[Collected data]
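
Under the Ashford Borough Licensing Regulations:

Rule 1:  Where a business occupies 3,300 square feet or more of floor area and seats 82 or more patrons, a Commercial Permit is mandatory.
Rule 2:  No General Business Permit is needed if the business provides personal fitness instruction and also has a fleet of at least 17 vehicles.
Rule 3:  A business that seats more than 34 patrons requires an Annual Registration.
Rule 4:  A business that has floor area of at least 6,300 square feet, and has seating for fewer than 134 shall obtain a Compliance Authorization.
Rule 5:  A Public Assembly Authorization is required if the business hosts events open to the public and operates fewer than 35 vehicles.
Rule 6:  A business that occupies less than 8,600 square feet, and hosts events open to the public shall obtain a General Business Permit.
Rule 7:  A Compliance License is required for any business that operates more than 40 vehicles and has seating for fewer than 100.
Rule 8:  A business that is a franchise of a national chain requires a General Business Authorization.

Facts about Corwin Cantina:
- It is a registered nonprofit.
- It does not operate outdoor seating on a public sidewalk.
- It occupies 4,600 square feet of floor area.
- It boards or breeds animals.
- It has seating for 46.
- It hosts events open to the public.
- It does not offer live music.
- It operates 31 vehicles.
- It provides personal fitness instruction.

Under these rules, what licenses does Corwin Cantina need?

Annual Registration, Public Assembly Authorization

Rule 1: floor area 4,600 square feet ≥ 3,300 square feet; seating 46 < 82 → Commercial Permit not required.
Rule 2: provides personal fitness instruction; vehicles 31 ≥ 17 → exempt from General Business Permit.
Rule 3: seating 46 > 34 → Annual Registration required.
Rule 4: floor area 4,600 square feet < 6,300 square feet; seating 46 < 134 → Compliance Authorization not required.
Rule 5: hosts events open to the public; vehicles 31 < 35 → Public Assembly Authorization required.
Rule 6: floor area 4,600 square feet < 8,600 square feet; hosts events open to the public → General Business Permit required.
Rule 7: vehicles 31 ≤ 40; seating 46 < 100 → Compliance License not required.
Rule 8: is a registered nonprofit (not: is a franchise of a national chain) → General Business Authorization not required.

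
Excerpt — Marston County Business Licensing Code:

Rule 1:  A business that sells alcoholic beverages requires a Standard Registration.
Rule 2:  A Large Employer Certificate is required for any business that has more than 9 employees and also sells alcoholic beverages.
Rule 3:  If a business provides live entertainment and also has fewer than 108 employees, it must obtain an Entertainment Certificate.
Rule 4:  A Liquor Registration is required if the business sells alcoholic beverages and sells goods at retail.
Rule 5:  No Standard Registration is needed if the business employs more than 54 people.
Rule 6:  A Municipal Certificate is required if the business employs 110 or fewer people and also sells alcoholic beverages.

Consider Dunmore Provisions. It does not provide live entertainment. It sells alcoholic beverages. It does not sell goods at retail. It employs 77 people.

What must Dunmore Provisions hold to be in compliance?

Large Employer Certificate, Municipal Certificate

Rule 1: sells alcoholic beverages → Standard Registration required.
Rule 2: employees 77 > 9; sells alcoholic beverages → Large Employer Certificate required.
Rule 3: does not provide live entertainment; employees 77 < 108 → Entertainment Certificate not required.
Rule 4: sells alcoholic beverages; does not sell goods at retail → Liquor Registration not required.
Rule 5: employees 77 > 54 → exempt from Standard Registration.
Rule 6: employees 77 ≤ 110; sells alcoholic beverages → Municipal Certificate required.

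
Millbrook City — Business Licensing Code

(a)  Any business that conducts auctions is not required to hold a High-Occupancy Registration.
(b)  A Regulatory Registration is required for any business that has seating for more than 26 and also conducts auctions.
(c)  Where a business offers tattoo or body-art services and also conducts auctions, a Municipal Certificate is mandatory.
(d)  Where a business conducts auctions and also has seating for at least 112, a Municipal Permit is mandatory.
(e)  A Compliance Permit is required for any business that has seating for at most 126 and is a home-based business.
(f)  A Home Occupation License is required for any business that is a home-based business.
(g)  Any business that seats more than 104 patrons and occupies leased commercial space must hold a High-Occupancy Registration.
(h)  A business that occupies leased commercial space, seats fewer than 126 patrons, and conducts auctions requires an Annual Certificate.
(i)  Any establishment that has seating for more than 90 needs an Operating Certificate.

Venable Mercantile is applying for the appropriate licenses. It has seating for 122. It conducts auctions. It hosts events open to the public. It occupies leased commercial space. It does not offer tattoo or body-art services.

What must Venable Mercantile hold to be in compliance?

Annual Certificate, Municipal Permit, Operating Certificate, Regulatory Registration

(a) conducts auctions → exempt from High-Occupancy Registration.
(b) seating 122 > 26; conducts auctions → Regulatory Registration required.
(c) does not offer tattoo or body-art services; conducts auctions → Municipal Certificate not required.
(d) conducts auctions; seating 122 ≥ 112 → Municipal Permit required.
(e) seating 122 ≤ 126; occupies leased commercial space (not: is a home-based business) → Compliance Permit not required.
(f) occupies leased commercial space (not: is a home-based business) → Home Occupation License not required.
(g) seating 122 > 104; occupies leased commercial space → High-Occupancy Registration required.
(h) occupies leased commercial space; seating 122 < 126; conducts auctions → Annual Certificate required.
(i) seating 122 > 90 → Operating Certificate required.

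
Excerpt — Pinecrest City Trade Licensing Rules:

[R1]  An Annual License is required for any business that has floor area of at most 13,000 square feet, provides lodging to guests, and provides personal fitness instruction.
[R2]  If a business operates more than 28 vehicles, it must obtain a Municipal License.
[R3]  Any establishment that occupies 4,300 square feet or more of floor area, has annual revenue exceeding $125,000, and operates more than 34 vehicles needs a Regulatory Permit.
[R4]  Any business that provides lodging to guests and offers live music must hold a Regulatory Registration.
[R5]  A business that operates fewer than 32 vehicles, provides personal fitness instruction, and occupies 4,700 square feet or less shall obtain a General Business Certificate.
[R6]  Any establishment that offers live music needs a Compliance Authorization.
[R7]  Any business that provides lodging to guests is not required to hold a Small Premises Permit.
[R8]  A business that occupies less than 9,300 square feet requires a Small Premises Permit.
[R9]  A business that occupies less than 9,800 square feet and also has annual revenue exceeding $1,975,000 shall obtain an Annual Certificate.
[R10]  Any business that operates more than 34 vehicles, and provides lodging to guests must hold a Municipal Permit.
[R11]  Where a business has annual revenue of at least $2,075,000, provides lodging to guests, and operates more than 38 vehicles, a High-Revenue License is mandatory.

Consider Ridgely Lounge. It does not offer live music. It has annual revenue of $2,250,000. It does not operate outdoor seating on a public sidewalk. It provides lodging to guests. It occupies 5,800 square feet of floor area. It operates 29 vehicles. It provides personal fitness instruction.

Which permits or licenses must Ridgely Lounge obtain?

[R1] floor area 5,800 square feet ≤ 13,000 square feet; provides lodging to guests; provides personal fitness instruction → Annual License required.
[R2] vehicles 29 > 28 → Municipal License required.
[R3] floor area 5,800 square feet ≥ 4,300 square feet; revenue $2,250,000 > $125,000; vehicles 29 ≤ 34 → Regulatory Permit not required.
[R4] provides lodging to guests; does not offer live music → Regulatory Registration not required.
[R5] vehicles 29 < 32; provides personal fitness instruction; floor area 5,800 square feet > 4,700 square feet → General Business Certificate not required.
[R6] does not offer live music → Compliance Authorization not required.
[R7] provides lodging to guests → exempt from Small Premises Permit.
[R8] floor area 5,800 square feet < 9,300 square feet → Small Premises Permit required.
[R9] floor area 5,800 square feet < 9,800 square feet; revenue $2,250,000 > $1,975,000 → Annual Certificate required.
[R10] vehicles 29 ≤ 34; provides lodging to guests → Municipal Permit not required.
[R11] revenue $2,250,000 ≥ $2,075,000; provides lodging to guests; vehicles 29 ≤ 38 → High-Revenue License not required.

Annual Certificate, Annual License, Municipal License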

*Task brief:* Each line above with the word "Code" must be returned.

*Task answer:*
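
Excerpt — Marston County Business Licensing Code:
Millbrook City — Business Licensing Code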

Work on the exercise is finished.